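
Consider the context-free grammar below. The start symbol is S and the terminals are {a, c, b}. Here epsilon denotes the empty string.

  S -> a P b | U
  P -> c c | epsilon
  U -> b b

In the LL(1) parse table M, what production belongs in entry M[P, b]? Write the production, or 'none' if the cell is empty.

FIRST(P): from P->c c we get {c}; from P->epsilon we get {epsilon}. So FIRST(P) = {epsilon, c}.
FIRST(U): from U->b b we get {b}. So FIRST(U) = {b}.
FIRST(S): from S->a P b we get {a}; from S->U we get {b}. So FIRST(S) = {a, b}.
FOLLOW(S) includes $ since S is the start symbol.
FOLLOW(P): in S->a P b, P is followed by b with FIRST {b}. Thus FOLLOW(P) = {b}.
For P -> c c: FIRST(c c) = {c}, so it goes in M[P, t] for t ∈ {c}.
For P -> epsilon: FIRST(epsilon) = {epsilon}, so it goes in M[P, t] for t ∈ {}; since epsilon ∈ FIRST, also for every t ∈ FOLLOW(P) = {b}.

P -> epsilon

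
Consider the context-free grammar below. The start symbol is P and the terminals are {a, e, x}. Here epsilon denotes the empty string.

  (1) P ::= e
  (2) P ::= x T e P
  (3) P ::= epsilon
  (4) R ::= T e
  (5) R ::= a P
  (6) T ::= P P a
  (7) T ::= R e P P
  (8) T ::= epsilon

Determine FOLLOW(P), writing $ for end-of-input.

{$, a, e, x}

FIRST(P) = {epsilon, e, x}
FIRST(R) = {a, e, x}  (via T e)
FIRST(T) = {epsilon, a, e, x}  (via P P a, R e P P)
FOLLOW(P) includes $ since P is the start symbol.
FOLLOW(R): in T::=R e P P, R is followed by e P P with FIRST {e}. Thus FOLLOW(R) = {e}.
FOLLOW(T): in P::=x T e P, T is followed by e P with FIRST {e}; in R::=T e, T is followed by e with FIRST {e}. Thus FOLLOW(T) = {e}.
FOLLOW(P): in P::=x T e P, the suffix after P is empty (adds nothing new); in R::=a P, the suffix after P is empty, so FOLLOW(P) ⊇ FOLLOW(R) = {e}; in T::=P P a (occurrence 1), P is followed by P a with FIRST {a, e, x}; in T::=P P a (occurrence 2), P is followed by a with FIRST {a}; in T::=R e P P (occurrence 1), P is followed by P with FIRST {epsilon, e, x}; in T::=R e P P (occurrence 1), the suffix after P is nullable, so FOLLOW(P) ⊇ FOLLOW(T) = {e}; in T::=R e P P (occurrence 2), the suffix after P is empty, so FOLLOW(P) ⊇ FOLLOW(T) = {e}. Thus FOLLOW(P) = {$, a, e, x}.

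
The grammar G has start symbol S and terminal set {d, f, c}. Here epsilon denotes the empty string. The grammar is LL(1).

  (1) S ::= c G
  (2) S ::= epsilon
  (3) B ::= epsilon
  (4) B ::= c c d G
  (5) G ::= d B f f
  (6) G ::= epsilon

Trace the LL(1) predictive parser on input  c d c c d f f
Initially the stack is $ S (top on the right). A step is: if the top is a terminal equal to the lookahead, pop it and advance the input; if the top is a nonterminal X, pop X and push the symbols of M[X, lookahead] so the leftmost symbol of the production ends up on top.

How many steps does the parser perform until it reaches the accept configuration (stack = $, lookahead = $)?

      Stack          Input            Action
   1  $ S            c d c c d f f $  expand S ::= c G
   2  $ G c          c d c c d f f $  match c
   3  $ G            d c c d f f $    expand G ::= d B f f
   4  $ f f B d      d c c d f f $    match d
   5  $ f f B        c c d f f $      expand B ::= c c d G
   6  $ f f G d c c  c c d f f $      match c
   7  $ f f G d c    c d f f $        match c
   8  $ f f G d      d f f $          match d
   9  $ f f G        f f $            expand G ::= epsilon
  10  $ f f          f f $            match f
  11  $ f            f $              match f
Accept reached after 11 steps.

11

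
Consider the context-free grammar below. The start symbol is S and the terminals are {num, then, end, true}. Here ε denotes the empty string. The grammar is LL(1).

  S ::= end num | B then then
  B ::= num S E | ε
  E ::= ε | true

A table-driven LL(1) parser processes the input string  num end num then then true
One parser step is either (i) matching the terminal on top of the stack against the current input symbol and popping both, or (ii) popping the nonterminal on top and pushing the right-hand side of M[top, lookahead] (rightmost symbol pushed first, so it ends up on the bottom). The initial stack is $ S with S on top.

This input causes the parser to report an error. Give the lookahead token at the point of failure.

step 1: stack=$ S  input=num end num then then true $  — expand S ::= B then then
step 2: stack=$ then then B  input=num end num then then true $  — expand B ::= num S E
step 3: stack=$ then then E S num  input=num end num then then true $  — match num
step 4: stack=$ then then E S  input=end num then then true $  — expand S ::= end num
step 5: stack=$ then then E num end  input=end num then then true $  — match end
step 6: stack=$ then then E num  input=num then then true $  — match num
step 7: stack=$ then then E  input=then then true $  — expand E ::= ε
step 8: stack=$ then then  input=then then true $  — match then
step 9: stack=$ then  input=then true $  — match then
step 10: stack=$  input=true $  — error: stack empty but input remains

true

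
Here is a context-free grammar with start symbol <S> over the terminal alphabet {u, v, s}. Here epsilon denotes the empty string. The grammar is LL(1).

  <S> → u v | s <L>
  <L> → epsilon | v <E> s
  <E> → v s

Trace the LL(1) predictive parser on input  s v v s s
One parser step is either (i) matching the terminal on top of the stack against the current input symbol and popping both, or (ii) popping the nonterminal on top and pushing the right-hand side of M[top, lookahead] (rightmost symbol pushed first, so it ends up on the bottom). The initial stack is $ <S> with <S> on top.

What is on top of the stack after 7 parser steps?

step 1: stack=$ <S>  input=s v v s s $  — expand <S> → s <L>
step 2: stack=$ <L> s  input=s v v s s $  — match s
step 3: stack=$ <L>  input=v v s s $  — expand <L> → v <E> s
step 4: stack=$ s <E> v  input=v v s s $  — match v
step 5: stack=$ s <E>  input=v s s $  — expand <E> → v s
step 6: stack=$ s s v  input=v s s $  — match v
step 7: stack=$ s s  input=s s $  — match s
Stack after step 7: $ s (top = s).

s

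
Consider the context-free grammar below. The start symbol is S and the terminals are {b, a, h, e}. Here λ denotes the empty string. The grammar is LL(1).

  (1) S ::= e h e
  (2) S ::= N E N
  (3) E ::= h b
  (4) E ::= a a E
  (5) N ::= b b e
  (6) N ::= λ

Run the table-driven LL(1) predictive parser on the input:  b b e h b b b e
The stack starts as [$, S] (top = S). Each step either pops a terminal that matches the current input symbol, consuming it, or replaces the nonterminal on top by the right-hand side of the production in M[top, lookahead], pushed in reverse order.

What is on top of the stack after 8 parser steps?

N

step 1: stack=$ S  input=b b e h b b b e $  — expand S ::= N E N
step 2: stack=$ N E N  input=b b e h b b b e $  — expand N ::= b b e
step 3: stack=$ N E e b b  input=b b e h b b b e $  — match b
step 4: stack=$ N E e b  input=b e h b b b e $  — match b
step 5: stack=$ N E e  input=e h b b b e $  — match e
step 6: stack=$ N E  input=h b b b e $  — expand E ::= h b
step 7: stack=$ N b h  input=h b b b e $  — match h
step 8: stack=$ N b  input=b b b e $  — match b
Stack after step 8: $ N (top = N).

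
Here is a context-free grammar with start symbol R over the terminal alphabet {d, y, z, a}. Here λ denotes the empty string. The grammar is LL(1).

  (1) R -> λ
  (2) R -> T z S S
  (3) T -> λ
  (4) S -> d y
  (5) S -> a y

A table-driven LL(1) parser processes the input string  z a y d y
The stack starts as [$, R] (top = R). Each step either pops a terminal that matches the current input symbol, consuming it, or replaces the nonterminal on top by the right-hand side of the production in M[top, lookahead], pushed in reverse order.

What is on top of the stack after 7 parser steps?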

# # #

§ **ASSIGNED TASK**
Using the entries, count the lines that hold the string "replaces"; nothing but the number is needed.

§ **OUTPUT OF THE TASK**
2